• [To do]: When you reach the line that contains "A mold cavity" in the data below, start reproducing lines exactly, and stop after the line that contains "Pan | 6 | 300".

Records drawn from a dataset:

****************************************

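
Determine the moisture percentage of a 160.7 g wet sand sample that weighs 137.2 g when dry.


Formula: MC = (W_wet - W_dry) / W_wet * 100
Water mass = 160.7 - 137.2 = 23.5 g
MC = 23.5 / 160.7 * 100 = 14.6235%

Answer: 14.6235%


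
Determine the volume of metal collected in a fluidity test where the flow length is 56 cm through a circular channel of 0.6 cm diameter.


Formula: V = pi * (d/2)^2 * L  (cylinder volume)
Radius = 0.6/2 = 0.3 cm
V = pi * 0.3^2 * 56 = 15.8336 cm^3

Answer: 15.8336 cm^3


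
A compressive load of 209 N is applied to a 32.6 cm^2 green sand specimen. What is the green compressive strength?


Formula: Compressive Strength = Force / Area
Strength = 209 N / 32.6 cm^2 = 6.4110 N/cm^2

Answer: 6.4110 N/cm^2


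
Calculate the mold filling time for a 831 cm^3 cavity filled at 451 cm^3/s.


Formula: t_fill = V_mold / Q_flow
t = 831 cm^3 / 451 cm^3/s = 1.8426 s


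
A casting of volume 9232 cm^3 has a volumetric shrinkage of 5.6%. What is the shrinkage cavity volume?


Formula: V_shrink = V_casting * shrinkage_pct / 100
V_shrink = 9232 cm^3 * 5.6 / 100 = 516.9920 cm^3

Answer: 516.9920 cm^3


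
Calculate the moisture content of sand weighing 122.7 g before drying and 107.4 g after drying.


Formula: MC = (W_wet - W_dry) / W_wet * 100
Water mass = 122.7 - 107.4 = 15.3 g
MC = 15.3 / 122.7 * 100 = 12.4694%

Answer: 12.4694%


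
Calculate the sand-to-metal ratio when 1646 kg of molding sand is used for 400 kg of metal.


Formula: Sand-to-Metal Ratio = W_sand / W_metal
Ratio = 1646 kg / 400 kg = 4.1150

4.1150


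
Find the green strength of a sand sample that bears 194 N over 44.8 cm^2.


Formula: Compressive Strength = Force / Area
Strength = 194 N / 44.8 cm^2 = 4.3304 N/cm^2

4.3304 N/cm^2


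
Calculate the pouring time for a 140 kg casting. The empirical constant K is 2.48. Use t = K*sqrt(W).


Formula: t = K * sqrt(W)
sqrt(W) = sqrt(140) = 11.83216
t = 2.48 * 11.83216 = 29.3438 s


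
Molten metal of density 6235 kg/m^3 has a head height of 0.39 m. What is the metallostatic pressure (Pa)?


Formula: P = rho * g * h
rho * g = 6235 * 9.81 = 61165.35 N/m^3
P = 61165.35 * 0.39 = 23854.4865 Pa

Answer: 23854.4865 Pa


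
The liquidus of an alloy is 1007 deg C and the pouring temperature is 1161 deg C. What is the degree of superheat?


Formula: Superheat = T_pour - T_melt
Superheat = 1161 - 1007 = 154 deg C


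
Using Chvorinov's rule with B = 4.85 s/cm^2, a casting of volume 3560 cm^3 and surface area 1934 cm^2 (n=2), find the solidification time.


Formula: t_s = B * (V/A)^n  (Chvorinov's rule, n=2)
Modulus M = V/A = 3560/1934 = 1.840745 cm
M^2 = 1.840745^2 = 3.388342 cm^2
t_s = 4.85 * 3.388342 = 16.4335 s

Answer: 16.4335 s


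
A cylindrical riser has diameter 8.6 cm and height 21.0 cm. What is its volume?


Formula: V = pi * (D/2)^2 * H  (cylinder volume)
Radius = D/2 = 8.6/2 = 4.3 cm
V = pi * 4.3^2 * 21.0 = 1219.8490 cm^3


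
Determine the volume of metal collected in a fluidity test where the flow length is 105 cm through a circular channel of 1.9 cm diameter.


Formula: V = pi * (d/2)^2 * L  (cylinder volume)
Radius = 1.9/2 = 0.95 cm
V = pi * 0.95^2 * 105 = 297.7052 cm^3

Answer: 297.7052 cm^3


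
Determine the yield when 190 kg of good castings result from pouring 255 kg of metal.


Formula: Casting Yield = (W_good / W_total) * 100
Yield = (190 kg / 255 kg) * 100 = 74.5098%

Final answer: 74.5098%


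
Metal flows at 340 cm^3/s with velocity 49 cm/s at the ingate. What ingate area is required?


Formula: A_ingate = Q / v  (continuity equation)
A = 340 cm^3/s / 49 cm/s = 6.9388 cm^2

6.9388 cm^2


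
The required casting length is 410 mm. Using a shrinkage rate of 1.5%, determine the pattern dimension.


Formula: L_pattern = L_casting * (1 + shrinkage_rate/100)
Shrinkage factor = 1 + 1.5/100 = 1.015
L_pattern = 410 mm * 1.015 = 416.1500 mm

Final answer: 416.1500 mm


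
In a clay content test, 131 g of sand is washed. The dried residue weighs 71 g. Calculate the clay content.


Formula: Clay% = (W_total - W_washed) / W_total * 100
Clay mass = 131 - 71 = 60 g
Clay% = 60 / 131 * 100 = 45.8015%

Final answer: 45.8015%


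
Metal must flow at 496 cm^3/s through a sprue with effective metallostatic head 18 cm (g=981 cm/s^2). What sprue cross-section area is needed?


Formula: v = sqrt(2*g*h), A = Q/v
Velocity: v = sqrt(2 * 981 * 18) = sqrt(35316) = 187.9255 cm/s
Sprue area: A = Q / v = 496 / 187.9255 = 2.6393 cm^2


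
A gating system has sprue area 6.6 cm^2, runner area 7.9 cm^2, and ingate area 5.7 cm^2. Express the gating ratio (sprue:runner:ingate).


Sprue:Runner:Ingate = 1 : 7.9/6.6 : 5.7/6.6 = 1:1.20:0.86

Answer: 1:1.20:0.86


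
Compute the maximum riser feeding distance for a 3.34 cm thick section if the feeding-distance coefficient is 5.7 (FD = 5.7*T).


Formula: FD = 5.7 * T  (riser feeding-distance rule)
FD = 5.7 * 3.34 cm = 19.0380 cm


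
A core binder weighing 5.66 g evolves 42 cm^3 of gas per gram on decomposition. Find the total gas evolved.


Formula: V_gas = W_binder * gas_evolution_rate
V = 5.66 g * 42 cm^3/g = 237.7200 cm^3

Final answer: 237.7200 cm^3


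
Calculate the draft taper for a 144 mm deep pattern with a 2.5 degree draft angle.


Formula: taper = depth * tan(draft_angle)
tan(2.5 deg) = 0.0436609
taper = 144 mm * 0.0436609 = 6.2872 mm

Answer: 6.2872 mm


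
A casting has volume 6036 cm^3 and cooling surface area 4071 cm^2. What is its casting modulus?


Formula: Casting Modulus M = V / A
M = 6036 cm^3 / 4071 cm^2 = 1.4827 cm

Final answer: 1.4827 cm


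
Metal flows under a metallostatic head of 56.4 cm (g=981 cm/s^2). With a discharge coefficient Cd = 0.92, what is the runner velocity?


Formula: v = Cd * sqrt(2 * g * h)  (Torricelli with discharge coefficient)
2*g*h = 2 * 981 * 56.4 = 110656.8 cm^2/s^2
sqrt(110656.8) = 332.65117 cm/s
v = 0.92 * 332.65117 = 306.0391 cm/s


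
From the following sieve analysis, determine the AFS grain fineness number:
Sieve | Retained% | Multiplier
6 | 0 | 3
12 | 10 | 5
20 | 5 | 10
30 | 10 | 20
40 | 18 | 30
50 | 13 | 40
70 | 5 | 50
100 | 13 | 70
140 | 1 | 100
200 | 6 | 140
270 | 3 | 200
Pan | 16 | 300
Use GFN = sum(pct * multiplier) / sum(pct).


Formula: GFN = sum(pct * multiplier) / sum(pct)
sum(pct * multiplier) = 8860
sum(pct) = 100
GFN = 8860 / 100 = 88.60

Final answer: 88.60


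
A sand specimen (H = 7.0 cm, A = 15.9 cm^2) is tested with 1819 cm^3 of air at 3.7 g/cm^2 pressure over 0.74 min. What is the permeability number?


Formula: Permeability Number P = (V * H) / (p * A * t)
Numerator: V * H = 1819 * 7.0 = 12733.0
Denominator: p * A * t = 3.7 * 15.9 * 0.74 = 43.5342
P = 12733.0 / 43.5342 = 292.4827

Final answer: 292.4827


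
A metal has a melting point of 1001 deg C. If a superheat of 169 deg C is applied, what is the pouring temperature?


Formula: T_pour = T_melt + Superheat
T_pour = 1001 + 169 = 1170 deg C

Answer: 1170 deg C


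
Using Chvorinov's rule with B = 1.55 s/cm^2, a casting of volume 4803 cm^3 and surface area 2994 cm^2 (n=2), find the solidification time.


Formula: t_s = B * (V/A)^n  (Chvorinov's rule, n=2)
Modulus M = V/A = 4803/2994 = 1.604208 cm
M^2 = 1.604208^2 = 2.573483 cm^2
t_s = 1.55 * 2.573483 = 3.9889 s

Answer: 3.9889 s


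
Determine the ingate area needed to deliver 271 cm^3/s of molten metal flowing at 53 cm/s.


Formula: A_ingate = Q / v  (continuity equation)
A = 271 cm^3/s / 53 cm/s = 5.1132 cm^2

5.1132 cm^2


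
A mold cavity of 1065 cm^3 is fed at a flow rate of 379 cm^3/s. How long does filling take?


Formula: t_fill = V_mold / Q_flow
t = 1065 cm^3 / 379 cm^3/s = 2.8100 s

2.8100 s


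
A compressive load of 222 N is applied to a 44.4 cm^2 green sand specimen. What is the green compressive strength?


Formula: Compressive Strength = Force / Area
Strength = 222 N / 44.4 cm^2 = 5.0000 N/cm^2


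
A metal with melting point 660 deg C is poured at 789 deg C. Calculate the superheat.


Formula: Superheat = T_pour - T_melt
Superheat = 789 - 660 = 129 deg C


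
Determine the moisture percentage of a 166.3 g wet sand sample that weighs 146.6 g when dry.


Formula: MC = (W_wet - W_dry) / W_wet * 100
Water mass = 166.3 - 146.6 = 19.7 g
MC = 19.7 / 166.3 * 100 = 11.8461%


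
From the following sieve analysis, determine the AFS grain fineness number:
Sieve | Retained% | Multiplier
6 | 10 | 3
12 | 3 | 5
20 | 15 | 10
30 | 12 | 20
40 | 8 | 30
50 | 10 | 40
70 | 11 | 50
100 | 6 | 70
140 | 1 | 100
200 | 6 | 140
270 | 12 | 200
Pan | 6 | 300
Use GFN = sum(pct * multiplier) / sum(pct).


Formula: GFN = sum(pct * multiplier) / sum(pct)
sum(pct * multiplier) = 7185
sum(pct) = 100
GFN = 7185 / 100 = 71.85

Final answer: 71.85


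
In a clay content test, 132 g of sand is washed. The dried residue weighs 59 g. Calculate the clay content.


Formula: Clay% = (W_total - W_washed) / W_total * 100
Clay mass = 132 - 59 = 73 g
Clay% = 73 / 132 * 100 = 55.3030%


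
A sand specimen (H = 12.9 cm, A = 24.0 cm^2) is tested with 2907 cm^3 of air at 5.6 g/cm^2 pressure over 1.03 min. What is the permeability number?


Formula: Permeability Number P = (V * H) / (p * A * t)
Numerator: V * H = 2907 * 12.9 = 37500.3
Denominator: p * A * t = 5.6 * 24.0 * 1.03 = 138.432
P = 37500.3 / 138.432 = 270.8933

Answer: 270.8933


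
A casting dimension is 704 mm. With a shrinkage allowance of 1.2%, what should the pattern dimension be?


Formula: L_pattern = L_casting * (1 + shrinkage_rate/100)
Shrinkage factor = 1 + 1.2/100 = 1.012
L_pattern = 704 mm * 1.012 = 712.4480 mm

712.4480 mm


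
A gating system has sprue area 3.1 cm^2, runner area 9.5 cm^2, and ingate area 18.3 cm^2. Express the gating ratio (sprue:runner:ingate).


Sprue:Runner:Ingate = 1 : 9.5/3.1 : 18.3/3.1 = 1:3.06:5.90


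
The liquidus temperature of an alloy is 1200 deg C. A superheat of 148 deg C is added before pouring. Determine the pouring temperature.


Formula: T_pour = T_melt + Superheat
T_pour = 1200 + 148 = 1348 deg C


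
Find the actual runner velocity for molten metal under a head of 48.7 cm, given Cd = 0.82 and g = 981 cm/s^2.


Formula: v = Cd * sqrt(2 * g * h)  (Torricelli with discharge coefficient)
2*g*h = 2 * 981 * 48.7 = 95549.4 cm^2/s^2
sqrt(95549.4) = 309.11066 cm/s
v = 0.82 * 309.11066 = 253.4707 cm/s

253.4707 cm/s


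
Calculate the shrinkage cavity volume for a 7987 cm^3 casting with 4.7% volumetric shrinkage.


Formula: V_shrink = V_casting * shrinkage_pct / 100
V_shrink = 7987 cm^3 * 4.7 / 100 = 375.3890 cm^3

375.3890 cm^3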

****************************************

• [Written answer]:
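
A mold cavity of 1065 cm^3 is fed at a flow rate of 379 cm^3/s. How long does filling take?


Formula: t_fill = V_mold / Q_flow
t = 1065 cm^3 / 379 cm^3/s = 2.8100 s

2.8100 s


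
A compressive load of 222 N is applied to a 44.4 cm^2 green sand specimen. What is the green compressive strength?


Formula: Compressive Strength = Force / Area
Strength = 222 N / 44.4 cm^2 = 5.0000 N/cm^2


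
A metal with melting point 660 deg C is poured at 789 deg C. Calculate the superheat.


Formula: Superheat = T_pour - T_melt
Superheat = 789 - 660 = 129 deg C


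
Determine the moisture percentage of a 166.3 g wet sand sample that weighs 146.6 g when dry.


Formula: MC = (W_wet - W_dry) / W_wet * 100
Water mass = 166.3 - 146.6 = 19.7 g
MC = 19.7 / 166.3 * 100 = 11.8461%


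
From the following sieve analysis, determine the AFS grain fineness number:
Sieve | Retained% | Multiplier
6 | 10 | 3
12 | 3 | 5
20 | 15 | 10
30 | 12 | 20
40 | 8 | 30
50 | 10 | 40
70 | 11 | 50
100 | 6 | 70
140 | 1 | 100
200 | 6 | 140
270 | 12 | 200
Pan | 6 | 300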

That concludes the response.